◆ **How to complete this task**: Transcribe word for word the lines below from the line with "[S [NP [DET some]" through the line with "In the constituency", ends included.

◆ **Excerpted records**:
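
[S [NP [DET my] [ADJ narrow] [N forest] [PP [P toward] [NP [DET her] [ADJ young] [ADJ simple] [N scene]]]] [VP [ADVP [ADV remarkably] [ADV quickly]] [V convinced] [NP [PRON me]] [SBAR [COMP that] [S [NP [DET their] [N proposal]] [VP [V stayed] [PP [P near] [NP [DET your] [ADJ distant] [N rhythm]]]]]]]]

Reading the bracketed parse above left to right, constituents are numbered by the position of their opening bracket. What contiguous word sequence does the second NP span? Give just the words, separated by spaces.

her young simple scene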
==
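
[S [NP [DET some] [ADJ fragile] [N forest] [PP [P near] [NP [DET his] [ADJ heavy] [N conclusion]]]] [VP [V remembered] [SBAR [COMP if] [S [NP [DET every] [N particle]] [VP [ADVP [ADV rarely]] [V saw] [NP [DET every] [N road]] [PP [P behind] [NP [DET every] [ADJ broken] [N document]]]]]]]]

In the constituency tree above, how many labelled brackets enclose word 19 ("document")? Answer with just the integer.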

◆ **Your response**:
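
[S [NP [DET some] [ADJ fragile] [N forest] [PP [P near] [NP [DET his] [ADJ heavy] [N conclusion]]]] [VP [V remembered] [SBAR [COMP if] [S [NP [DET every] [N particle]] [VP [ADVP [ADV rarely]] [V saw] [NP [DET every] [N road]] [PP [P behind] [NP [DET every] [ADJ broken] [N document]]]]]]]]

In the constituency tree above, how many labelled brackets enclose word 19 ("document")? Answer with just the integer.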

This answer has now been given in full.